Directions -> The entries below should be output exactly as written.

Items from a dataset

+---+

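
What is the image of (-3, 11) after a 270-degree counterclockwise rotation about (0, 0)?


Transformation: rotation about the origin
Original point: (-3, 11)
Rule for 270 deg counterclockwise: (x, y) -> (y, -x)
Apply: (-3, 11) -> (11, 3)
(11, 3)


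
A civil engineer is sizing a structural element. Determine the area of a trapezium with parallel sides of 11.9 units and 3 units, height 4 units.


Shape: trapezoid
Parallel sides a = 11.9 units, b = 3 units; Height h = 4 units
Formula: A = (a + b) * h / 2
a + b = 11.9 + 3 = 14.9
A = 14.9 * 4 / 2
A = 59.6 / 2
A = 29.8
29.8 units^2


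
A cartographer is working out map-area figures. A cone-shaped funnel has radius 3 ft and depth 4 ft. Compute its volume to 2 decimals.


Shape: cone
Radius r = 3 ft, Height h = 4 ft
Formula: V = (1/3) * pi * r^2 * h
r^2 = 9
pi * r^2 * h = pi * 9 * 4 = 36 * pi
V = 36 * pi / 3
V = 37.7
37.7 ft^3


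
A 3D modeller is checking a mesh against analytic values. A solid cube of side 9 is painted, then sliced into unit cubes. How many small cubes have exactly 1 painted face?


Large cube: 9 x 9 x 9, cut into unit cubes.
n = 9, so n - 2 = 7
Cubes with 1 painted face lie in the interior of each face.
A cube has 6 faces; each contributes (n - 2)^2 = 49 such cubes.
Count = 6 * 49 = 294
294 unit cubes


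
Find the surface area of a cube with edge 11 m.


Shape: cube
Side s = 11 m
A cube has 6 square faces.
Formula: SA = 6 * s^2
s^2 = 121
SA = 6 * 121
SA = 726
726 m^2


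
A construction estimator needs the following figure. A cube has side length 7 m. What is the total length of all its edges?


Shape: cube
Side s = 7 m
A cube has 12 edges, all equal.
Formula: total edge length = 12 * s
Total = 12 * 7
Total = 84
84 m


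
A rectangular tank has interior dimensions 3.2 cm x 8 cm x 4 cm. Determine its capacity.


Shape: rectangular prism
l = 3.2 cm, w = 8 cm, h = 4 cm
Formula: V = l * w * h
V = 3.2 * 8 * 4
V = 25.6 * 4
V = 102.4
102.4 cm^3


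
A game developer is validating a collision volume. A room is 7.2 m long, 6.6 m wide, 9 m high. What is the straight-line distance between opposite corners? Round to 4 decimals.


Shape: rectangular box (space diagonal)
l = 7.2 m, w = 6.6 m, h = 9 m
Visualize: the diagonal of the base, then a right triangle with that diagonal and the height.
Formula: d = sqrt(l^2 + w^2 + h^2)
l^2 + w^2 + h^2 = 51.84 + 43.56 + 81 = 176.4
d = sqrt(176.4)
d = 13.2816
13.2816 m


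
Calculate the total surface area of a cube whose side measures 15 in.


Shape: cube
Side s = 15 in
A cube has 6 square faces.
Formula: SA = 6 * s^2
s^2 = 225
SA = 6 * 225
SA = 1350
1350 in^2


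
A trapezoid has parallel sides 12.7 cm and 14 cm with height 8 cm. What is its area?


Shape: trapezoid
Parallel sides a = 12.7 cm, b = 14 cm; Height h = 8 cm
Formula: A = (a + b) * h / 2
a + b = 12.7 + 14 = 26.7
A = 26.7 * 8 / 2
A = 213.6 / 2
A = 106.8
106.8 cm^2


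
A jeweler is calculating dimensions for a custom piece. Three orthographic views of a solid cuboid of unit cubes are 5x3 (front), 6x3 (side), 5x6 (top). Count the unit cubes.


Orthographic views of a solid rectangular block:
Front view 5 x 3 -> length = 5, height = 3
Side view 6 x 3 -> width = 6, height = 3 (consistent)
Top view 5 x 6 -> confirms length = 5, width = 6
The block is 5 x 6 x 3.
Total unit cubes = 5 * 6 * 3 = 90
90 unit cubes


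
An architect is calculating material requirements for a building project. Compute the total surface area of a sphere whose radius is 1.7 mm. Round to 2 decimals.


Shape: sphere
Radius r = 1.7 mm
Formula: SA = 4 * pi * r^2
r^2 = 2.89
SA = 4 * pi * 2.89
SA = 11.56 * pi
SA = 36.32
36.32 mm^2


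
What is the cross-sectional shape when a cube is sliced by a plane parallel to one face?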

+---+

Output of the task ->
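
What is the image of (-3, 11) after a 270-degree counterclockwise rotation about (0, 0)?


Transformation: rotation about the origin
Original point: (-3, 11)
Rule for 270 deg counterclockwise: (x, y) -> (y, -x)
Apply: (-3, 11) -> (11, 3)
(11, 3)


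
A civil engineer is sizing a structural element. Determine the area of a trapezium with parallel sides of 11.9 units and 3 units, height 4 units.


Shape: trapezoid
Parallel sides a = 11.9 units, b = 3 units; Height h = 4 units
Formula: A = (a + b) * h / 2
a + b = 11.9 + 3 = 14.9
A = 14.9 * 4 / 2
A = 59.6 / 2
A = 29.8
29.8 units^2


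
A cartographer is working out map-area figures. A cone-shaped funnel has radius 3 ft and depth 4 ft. Compute its volume to 2 decimals.


Shape: cone
Radius r = 3 ft, Height h = 4 ft
Formula: V = (1/3) * pi * r^2 * h
r^2 = 9
pi * r^2 * h = pi * 9 * 4 = 36 * pi
V = 36 * pi / 3
V = 37.7
37.7 ft^3


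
A 3D modeller is checking a mesh against analytic values. A solid cube of side 9 is painted, then sliced into unit cubes. How many small cubes have exactly 1 painted face?


Large cube: 9 x 9 x 9, cut into unit cubes.
n = 9, so n - 2 = 7
Cubes with 1 painted face lie in the interior of each face.
A cube has 6 faces; each contributes (n - 2)^2 = 49 such cubes.
Count = 6 * 49 = 294
294 unit cubes


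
Find the surface area of a cube with edge 11 m.


Shape: cube
Side s = 11 m
A cube has 6 square faces.
Formula: SA = 6 * s^2
s^2 = 121
SA = 6 * 121
SA = 726
726 m^2


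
A construction estimator needs the following figure. A cube has side length 7 m. What is the total length of all its edges?


Shape: cube
Side s = 7 m
A cube has 12 edges, all equal.
Formula: total edge length = 12 * s
Total = 12 * 7
Total = 84
84 m


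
A rectangular tank has interior dimensions 3.2 cm x 8 cm x 4 cm. Determine its capacity.


Shape: rectangular prism
l = 3.2 cm, w = 8 cm, h = 4 cm
Formula: V = l * w * h
V = 3.2 * 8 * 4
V = 25.6 * 4
V = 102.4
102.4 cm^3


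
A game developer is validating a collision volume. A room is 7.2 m long, 6.6 m wide, 9 m high. What is the straight-line distance between opposite corners? Round to 4 decimals.


Shape: rectangular box (space diagonal)
l = 7.2 m, w = 6.6 m, h = 9 m
Visualize: the diagonal of the base, then a right triangle with that diagonal and the height.
Formula: d = sqrt(l^2 + w^2 + h^2)
l^2 + w^2 + h^2 = 51.84 + 43.56 + 81 = 176.4
d = sqrt(176.4)
d = 13.2816
13.2816 m


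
Calculate the total surface area of a cube whose side measures 15 in.


Shape: cube
Side s = 15 in
A cube has 6 square faces.
Formula: SA = 6 * s^2
s^2 = 225
SA = 6 * 225
SA = 1350
1350 in^2


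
A trapezoid has parallel sides 12.7 cm and 14 cm with height 8 cm. What is its area?


Shape: trapezoid
Parallel sides a = 12.7 cm, b = 14 cm; Height h = 8 cm
Formula: A = (a + b) * h / 2
a + b = 12.7 + 14 = 26.7
A = 26.7 * 8 / 2
A = 213.6 / 2
A = 106.8
106.8 cm^2


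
A jeweler is calculating dimensions for a custom piece. Three orthographic views of a solid cuboid of unit cubes are 5x3 (front), 6x3 (side), 5x6 (top). Count the unit cubes.


Orthographic views of a solid rectangular block:
Front view 5 x 3 -> length = 5, height = 3
Side view 6 x 3 -> width = 6, height = 3 (consistent)
Top view 5 x 6 -> confirms length = 5, width = 6
The block is 5 x 6 x 3.
Total unit cubes = 5 * 6 * 3 = 90
90 unit cubes


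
An architect is calculating material requirements for a building project. Compute the total surface area of a sphere whose radius is 1.7 mm. Round to 2 decimals.


Shape: sphere
Radius r = 1.7 mm
Formula: SA = 4 * pi * r^2
r^2 = 2.89
SA = 4 * pi * 2.89
SA = 11.56 * pi
SA = 36.32
36.32 mm^2


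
What is the cross-sectional shape when a cube is sliced by a plane parallel to one face?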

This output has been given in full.